Directions for this task: From the entries below, return only the lines starting at the one that contains "At a certain temperature, B" and ending at the one that contains "(2) add 0.04329", exactly as they stand.

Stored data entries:
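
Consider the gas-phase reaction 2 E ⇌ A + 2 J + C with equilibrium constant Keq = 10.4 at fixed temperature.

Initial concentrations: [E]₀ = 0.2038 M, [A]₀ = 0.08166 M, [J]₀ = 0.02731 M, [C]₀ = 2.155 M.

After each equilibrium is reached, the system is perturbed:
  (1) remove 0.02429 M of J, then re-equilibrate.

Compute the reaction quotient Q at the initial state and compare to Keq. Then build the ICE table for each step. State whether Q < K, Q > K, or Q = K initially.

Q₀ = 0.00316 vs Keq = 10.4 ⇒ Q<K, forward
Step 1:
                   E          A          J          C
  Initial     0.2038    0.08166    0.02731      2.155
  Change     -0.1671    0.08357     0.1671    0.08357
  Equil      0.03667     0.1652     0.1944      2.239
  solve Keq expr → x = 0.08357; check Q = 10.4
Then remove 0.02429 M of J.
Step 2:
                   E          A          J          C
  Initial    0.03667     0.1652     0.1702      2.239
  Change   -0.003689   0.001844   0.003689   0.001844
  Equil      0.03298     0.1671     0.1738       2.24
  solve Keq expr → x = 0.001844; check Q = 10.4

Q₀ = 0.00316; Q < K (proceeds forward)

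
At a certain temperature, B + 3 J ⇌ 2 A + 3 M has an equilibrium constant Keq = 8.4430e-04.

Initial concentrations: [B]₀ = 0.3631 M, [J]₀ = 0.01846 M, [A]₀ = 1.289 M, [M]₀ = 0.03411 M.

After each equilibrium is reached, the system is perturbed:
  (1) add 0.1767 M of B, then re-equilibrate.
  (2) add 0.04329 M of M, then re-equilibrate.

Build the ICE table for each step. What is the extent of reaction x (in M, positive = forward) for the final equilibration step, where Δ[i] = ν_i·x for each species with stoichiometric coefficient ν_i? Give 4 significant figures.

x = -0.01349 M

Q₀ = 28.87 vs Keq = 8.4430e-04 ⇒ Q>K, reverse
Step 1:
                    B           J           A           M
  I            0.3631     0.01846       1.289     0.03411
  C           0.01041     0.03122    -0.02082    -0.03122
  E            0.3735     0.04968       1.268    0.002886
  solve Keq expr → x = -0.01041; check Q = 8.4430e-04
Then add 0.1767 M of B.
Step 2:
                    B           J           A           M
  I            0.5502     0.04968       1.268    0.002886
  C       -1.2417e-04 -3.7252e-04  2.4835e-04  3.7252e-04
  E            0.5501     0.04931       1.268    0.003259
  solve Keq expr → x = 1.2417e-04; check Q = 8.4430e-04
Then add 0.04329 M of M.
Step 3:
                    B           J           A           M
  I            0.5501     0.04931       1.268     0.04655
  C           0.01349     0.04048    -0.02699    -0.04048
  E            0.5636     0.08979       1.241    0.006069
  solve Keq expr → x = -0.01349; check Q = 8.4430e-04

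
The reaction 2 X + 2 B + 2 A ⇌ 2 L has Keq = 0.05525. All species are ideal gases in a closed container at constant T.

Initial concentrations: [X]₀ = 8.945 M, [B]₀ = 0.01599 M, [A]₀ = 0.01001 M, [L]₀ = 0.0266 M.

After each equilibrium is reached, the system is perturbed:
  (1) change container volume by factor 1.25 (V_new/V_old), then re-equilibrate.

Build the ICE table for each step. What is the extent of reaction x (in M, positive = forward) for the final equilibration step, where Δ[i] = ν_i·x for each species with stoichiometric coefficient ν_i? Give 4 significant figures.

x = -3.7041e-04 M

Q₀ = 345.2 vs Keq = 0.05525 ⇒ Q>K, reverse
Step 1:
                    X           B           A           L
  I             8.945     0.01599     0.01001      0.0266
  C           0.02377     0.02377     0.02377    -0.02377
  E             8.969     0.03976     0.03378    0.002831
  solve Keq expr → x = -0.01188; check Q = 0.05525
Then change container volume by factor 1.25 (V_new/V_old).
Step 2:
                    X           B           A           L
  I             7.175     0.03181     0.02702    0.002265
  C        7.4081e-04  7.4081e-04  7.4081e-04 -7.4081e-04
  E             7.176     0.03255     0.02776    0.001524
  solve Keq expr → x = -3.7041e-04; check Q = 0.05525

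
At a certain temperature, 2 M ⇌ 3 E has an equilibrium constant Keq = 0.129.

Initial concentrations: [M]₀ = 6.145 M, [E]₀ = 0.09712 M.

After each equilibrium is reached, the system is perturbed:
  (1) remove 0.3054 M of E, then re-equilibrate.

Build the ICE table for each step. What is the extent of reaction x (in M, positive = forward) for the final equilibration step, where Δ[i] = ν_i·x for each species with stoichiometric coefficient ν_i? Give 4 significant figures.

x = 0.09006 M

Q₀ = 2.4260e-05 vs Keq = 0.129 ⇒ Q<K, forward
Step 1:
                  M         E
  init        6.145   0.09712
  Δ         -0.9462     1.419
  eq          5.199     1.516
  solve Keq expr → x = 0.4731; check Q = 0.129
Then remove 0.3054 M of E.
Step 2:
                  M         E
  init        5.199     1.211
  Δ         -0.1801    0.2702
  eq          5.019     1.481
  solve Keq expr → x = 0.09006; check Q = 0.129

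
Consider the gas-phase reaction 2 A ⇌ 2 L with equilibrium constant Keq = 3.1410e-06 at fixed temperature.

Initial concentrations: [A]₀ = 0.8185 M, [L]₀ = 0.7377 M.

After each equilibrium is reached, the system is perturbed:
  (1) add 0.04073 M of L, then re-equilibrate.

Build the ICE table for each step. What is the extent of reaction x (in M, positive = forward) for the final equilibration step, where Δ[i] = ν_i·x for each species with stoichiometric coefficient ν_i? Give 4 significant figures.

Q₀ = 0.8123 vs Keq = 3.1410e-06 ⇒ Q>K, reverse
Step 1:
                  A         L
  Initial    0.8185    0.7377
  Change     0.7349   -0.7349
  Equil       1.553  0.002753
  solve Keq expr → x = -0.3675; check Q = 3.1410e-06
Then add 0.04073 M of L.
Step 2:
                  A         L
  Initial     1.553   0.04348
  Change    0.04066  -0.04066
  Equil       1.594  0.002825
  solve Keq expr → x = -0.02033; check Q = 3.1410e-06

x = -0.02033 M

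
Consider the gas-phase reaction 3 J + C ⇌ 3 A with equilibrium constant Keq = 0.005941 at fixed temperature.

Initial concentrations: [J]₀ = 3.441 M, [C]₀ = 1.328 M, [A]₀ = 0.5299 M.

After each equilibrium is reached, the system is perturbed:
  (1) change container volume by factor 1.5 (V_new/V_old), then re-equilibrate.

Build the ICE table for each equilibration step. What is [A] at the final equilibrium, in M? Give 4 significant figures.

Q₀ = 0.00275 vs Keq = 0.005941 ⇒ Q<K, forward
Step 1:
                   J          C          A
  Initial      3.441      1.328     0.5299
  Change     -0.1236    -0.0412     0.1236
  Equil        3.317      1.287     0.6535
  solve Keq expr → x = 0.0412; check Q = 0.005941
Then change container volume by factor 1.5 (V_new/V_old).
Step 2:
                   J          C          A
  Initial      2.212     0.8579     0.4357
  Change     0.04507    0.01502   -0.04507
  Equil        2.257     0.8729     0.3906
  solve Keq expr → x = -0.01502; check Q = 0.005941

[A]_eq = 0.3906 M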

Result of the exercise:
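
At a certain temperature, B + 3 J ⇌ 2 A + 3 M has an equilibrium constant Keq = 8.4430e-04.

Initial concentrations: [B]₀ = 0.3631 M, [J]₀ = 0.01846 M, [A]₀ = 1.289 M, [M]₀ = 0.03411 M.

After each equilibrium is reached, the system is perturbed:
  (1) add 0.1767 M of B, then re-equilibrate.
  (2) add 0.04329 M of M, then re-equilibrate.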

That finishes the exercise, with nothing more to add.